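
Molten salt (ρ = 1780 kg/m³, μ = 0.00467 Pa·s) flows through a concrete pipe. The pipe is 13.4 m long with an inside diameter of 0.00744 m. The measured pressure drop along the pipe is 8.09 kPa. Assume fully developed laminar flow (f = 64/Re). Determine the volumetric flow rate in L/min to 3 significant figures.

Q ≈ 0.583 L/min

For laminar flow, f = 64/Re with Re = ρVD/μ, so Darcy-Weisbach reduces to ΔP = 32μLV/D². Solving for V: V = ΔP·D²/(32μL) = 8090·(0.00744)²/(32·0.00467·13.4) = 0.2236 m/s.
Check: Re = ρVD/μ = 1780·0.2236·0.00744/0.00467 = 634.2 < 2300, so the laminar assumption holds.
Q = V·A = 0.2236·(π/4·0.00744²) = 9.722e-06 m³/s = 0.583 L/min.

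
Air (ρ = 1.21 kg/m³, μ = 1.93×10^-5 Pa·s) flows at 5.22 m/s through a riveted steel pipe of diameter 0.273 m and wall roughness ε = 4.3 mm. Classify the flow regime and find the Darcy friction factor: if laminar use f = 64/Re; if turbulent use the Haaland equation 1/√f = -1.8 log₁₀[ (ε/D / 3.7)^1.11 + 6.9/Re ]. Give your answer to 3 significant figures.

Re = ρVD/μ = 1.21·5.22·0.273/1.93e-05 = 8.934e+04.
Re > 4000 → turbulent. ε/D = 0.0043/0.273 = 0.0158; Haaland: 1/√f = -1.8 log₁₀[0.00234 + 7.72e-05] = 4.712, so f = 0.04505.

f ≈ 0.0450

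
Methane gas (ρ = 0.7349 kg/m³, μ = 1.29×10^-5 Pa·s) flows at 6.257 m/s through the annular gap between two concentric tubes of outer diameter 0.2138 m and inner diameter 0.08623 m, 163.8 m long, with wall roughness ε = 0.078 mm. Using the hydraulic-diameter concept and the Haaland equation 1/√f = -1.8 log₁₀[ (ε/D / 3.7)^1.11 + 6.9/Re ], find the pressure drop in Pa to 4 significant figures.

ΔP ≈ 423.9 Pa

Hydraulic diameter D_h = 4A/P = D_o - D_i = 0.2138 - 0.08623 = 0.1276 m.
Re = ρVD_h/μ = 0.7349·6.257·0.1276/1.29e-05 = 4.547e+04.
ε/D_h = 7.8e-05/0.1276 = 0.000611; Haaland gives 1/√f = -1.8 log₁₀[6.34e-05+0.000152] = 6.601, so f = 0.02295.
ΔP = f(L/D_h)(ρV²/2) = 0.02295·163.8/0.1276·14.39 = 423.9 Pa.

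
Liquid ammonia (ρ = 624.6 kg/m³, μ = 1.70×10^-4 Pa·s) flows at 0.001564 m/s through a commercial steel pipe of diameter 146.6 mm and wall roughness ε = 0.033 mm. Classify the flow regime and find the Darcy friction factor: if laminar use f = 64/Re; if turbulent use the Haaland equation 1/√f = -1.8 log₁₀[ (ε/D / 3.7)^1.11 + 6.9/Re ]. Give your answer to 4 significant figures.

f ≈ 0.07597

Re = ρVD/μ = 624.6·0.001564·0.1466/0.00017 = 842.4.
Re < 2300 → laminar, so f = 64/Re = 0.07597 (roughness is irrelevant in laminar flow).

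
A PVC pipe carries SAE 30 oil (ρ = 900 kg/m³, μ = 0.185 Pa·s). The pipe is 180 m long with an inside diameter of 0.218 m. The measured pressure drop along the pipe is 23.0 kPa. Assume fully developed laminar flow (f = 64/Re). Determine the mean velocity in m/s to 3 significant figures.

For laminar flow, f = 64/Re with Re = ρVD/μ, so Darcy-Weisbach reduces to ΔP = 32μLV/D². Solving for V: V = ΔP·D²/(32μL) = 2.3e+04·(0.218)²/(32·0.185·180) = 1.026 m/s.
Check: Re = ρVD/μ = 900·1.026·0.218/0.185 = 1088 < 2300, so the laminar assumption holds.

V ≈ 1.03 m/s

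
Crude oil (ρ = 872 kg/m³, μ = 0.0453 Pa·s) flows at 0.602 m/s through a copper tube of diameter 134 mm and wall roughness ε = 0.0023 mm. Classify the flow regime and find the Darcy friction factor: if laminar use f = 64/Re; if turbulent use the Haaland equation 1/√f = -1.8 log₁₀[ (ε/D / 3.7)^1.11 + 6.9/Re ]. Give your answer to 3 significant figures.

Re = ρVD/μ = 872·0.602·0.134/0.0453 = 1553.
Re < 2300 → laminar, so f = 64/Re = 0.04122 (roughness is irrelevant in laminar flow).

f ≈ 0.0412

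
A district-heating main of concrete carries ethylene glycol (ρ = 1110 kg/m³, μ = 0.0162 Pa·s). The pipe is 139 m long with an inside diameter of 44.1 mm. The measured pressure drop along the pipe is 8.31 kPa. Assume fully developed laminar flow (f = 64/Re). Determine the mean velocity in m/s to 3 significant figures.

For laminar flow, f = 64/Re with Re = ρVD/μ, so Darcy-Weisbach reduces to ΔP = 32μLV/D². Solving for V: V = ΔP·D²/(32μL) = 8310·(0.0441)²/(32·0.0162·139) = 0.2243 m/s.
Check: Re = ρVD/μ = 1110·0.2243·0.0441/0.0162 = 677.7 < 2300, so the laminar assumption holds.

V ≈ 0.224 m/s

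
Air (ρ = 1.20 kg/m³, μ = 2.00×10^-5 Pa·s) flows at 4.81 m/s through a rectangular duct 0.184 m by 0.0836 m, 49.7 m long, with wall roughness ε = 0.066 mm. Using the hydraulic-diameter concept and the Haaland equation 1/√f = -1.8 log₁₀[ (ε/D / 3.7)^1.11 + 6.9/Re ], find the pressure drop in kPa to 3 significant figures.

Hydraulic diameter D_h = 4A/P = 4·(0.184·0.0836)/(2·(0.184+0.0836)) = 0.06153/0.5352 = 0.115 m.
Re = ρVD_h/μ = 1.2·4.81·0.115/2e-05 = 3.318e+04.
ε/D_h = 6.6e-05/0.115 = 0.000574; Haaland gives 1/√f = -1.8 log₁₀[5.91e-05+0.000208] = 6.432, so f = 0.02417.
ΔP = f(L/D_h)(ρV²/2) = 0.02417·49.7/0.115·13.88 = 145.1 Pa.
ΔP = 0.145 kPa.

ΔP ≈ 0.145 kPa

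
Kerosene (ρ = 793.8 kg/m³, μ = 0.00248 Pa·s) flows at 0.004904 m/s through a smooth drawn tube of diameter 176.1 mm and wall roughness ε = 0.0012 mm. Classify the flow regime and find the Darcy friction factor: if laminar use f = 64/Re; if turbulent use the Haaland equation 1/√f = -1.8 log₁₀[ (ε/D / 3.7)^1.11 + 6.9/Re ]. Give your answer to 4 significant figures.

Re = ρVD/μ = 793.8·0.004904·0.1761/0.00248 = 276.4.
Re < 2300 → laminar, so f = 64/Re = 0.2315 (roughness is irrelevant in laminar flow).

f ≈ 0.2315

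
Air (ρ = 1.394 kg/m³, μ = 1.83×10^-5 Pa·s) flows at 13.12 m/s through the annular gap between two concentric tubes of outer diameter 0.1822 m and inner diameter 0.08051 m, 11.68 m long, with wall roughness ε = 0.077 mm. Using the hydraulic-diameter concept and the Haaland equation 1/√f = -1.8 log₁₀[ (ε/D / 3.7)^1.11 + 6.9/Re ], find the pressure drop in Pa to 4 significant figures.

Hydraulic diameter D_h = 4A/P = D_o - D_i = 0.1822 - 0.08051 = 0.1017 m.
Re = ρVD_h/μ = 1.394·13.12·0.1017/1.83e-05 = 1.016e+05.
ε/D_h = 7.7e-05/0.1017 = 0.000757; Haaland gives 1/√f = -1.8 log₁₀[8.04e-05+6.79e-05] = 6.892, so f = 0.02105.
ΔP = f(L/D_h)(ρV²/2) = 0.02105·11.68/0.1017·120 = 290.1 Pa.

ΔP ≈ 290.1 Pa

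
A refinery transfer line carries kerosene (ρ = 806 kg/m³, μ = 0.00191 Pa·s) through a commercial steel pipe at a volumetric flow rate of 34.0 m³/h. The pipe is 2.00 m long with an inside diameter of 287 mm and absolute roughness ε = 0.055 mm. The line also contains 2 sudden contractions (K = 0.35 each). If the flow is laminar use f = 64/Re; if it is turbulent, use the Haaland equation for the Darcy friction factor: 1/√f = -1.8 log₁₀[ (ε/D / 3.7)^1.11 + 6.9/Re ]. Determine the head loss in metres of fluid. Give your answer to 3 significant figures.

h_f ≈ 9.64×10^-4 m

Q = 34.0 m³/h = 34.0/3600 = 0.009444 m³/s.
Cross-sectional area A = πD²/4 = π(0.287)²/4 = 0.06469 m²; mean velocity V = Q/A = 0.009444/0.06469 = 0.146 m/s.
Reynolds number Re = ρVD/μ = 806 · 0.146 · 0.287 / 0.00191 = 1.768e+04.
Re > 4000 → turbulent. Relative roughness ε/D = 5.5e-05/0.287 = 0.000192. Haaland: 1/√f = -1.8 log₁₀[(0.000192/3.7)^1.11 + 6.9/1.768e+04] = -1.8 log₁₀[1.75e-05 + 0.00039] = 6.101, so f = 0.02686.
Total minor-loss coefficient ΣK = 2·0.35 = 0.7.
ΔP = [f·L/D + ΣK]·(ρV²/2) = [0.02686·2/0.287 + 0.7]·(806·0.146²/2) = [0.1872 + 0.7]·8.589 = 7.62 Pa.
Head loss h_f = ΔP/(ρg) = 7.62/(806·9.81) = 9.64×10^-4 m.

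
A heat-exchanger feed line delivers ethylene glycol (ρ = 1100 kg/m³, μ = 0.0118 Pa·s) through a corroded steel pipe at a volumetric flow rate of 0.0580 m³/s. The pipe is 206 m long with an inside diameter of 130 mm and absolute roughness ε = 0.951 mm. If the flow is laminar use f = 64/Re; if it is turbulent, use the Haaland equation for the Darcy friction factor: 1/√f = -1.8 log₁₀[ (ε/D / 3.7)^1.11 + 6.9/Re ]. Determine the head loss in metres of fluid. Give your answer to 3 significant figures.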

= = =

-- Description of the task --
All lines from the one containing "A refinery transfer" to the end of the data above are to be set down exactly; no others belong in the answer.

-- Result --
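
A refinery transfer line carries kerosene (ρ = 806 kg/m³, μ = 0.00191 Pa·s) through a commercial steel pipe at a volumetric flow rate of 34.0 m³/h. The pipe is 2.00 m long with an inside diameter of 287 mm and absolute roughness ε = 0.055 mm. The line also contains 2 sudden contractions (K = 0.35 each). If the flow is laminar use f = 64/Re; if it is turbulent, use the Haaland equation for the Darcy friction factor: 1/√f = -1.8 log₁₀[ (ε/D / 3.7)^1.11 + 6.9/Re ]. Determine the head loss in metres of fluid. Give your answer to 3 significant figures.

h_f ≈ 9.64×10^-4 m

Q = 34.0 m³/h = 34.0/3600 = 0.009444 m³/s.
Cross-sectional area A = πD²/4 = π(0.287)²/4 = 0.06469 m²; mean velocity V = Q/A = 0.009444/0.06469 = 0.146 m/s.
Reynolds number Re = ρVD/μ = 806 · 0.146 · 0.287 / 0.00191 = 1.768e+04.
Re > 4000 → turbulent. Relative roughness ε/D = 5.5e-05/0.287 = 0.000192. Haaland: 1/√f = -1.8 log₁₀[(0.000192/3.7)^1.11 + 6.9/1.768e+04] = -1.8 log₁₀[1.75e-05 + 0.00039] = 6.101, so f = 0.02686.
Total minor-loss coefficient ΣK = 2·0.35 = 0.7.
ΔP = [f·L/D + ΣK]·(ρV²/2) = [0.02686·2/0.287 + 0.7]·(806·0.146²/2) = [0.1872 + 0.7]·8.589 = 7.62 Pa.
Head loss h_f = ΔP/(ρg) = 7.62/(806·9.81) = 9.64×10^-4 m.

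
A heat-exchanger feed line delivers ethylene glycol (ρ = 1100 kg/m³, μ = 0.0118 Pa·s) through a corroded steel pipe at a volumetric flow rate of 0.0580 m³/s. The pipe is 206 m long with an inside diameter of 130 mm and absolute roughness ε = 0.951 mm. If the flow is laminar use f = 64/Re; if it is turbulent, use the Haaland equation for the Darcy friction factor: 1/√f = -1.8 log₁₀[ (ε/D / 3.7)^1.11 + 6.9/Re ]. Determine the head loss in metres of fluid. Give your answer to 3 significant figures.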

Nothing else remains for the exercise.